- WORK TASK -
Restate verbatim the span of lines below between the line with "Quantities must be whole numbers and total price" and the line with "- Eli — fee", including those two lines, and only that span.

- Stored data entries -
--- START ---
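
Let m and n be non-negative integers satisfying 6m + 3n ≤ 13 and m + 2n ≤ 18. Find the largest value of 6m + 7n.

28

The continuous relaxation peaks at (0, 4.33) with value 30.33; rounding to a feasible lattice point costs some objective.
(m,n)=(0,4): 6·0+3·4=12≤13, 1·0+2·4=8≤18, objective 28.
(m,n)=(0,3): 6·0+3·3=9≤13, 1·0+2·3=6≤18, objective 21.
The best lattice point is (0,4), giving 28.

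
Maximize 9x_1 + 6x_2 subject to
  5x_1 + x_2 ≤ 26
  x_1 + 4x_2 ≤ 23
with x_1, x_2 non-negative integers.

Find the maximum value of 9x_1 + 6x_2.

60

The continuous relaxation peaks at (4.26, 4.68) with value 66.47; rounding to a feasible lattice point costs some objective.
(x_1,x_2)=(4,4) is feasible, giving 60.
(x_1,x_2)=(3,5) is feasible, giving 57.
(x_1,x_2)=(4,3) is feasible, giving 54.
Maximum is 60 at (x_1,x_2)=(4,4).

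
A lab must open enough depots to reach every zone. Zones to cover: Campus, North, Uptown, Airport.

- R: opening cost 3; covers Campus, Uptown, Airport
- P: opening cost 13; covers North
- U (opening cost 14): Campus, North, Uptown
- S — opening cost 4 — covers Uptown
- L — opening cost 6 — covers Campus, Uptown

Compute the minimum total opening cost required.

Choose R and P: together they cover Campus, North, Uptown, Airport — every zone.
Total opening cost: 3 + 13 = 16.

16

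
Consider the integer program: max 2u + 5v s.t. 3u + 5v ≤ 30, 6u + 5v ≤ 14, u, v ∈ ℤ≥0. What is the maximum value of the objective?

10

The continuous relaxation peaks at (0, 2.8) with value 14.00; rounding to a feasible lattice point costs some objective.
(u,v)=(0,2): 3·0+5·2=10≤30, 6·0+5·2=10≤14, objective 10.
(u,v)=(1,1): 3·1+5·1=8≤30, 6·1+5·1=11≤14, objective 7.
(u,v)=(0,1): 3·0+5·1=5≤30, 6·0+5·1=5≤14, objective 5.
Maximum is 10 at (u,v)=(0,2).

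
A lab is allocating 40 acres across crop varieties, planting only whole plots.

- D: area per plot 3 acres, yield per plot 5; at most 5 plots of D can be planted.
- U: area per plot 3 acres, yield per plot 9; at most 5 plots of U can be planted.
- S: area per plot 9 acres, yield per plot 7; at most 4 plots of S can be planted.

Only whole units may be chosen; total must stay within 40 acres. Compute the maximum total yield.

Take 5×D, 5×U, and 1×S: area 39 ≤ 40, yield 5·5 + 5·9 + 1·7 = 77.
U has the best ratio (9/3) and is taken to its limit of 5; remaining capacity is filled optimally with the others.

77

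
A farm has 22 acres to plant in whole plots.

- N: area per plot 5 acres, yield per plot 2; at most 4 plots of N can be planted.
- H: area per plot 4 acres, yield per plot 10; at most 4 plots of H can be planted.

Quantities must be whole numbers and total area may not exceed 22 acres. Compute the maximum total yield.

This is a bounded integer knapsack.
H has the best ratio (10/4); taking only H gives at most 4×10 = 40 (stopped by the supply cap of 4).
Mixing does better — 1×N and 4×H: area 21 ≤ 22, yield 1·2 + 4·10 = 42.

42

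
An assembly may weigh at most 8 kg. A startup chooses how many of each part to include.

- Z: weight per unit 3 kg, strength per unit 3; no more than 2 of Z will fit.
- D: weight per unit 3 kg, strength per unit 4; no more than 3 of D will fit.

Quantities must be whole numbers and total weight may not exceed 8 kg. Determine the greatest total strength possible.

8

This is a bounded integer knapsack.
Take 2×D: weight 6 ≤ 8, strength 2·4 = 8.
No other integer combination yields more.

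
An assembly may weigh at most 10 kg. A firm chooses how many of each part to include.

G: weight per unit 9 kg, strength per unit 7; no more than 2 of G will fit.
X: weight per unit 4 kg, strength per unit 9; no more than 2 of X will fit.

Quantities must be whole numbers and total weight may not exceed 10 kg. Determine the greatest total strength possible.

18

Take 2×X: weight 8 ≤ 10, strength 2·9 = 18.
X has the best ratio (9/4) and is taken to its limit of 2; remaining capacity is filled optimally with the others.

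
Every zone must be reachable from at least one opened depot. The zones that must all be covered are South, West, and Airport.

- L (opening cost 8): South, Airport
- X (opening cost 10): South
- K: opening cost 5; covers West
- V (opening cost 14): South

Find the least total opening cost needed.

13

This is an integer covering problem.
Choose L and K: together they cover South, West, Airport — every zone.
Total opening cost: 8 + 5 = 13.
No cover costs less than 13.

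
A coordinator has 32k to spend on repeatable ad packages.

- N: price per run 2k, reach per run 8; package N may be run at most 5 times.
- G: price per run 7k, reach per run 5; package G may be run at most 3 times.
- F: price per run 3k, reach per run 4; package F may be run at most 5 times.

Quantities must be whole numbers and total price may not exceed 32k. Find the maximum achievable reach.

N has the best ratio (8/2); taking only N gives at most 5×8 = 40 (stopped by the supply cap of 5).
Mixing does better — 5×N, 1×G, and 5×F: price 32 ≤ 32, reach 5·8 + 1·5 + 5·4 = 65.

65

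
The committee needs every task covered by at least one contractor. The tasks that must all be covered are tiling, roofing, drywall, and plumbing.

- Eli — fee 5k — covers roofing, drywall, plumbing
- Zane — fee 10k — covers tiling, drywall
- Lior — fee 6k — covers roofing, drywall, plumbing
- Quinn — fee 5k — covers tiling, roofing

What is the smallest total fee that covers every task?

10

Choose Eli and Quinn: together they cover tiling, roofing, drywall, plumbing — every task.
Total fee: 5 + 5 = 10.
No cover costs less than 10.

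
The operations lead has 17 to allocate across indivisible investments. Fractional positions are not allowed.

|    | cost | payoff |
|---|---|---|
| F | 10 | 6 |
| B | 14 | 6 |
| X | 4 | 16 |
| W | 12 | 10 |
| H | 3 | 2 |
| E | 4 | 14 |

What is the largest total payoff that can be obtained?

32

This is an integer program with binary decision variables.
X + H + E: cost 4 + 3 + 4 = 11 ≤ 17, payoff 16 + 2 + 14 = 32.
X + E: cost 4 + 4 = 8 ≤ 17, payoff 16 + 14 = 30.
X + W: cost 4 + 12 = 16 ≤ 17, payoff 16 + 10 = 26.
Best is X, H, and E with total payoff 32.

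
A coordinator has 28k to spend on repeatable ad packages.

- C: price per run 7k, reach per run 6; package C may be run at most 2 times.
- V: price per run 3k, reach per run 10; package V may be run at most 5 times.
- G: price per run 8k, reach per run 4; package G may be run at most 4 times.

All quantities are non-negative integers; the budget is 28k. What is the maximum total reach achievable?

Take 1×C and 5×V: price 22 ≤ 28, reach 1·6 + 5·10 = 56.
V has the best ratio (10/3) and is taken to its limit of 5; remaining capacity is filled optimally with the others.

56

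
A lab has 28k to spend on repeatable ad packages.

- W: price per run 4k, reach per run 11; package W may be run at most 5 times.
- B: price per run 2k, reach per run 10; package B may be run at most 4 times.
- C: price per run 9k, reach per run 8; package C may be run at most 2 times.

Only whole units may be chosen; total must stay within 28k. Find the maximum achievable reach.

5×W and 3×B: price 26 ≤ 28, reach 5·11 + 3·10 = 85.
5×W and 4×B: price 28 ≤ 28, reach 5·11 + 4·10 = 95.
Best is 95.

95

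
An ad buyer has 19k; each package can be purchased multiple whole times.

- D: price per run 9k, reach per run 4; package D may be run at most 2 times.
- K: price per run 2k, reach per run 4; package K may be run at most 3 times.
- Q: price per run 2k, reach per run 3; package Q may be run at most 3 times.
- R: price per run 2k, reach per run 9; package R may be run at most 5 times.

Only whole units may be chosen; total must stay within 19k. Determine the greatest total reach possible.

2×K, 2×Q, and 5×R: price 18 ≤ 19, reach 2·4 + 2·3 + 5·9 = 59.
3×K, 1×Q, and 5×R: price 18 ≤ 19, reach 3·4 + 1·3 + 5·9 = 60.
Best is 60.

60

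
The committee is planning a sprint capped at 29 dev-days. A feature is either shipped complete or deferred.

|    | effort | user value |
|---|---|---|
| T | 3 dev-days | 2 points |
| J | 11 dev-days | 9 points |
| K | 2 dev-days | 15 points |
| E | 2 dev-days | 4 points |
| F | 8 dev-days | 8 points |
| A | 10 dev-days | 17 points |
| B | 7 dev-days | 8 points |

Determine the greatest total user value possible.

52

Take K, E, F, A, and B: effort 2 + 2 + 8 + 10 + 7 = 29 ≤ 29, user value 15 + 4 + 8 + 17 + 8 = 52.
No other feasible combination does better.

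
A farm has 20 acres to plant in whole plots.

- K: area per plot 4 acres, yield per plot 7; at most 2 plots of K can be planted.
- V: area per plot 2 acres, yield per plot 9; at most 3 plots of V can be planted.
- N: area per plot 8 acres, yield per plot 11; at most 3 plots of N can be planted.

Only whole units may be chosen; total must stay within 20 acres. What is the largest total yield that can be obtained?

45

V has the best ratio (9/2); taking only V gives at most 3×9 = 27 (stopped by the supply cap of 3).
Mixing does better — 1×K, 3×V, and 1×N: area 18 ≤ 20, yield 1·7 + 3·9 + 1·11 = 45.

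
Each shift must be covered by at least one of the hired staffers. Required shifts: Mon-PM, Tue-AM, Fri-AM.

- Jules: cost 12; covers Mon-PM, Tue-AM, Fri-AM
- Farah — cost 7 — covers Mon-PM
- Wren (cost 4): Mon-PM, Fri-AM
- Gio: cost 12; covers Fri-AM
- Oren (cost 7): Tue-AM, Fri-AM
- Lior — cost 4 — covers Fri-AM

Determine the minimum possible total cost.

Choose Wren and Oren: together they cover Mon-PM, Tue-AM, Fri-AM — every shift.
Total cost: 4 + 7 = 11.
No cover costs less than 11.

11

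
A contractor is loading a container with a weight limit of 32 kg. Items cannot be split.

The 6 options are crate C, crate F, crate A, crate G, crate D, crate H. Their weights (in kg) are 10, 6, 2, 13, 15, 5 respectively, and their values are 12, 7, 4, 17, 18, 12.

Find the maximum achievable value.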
--- END ---
- SOLUTION FOR THIS EXERCISE -
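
Quantities must be whole numbers and total price may not exceed 32k. Find the maximum achievable reach.

N has the best ratio (8/2); taking only N gives at most 5×8 = 40 (stopped by the supply cap of 5).
Mixing does better — 5×N, 1×G, and 5×F: price 32 ≤ 32, reach 5·8 + 1·5 + 5·4 = 65.

65

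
The committee needs every task covered by at least one contractor. The tasks that must all be covered are tiling, roofing, drywall, and plumbing.

- Eli — fee 5k — covers roofing, drywall, plumbing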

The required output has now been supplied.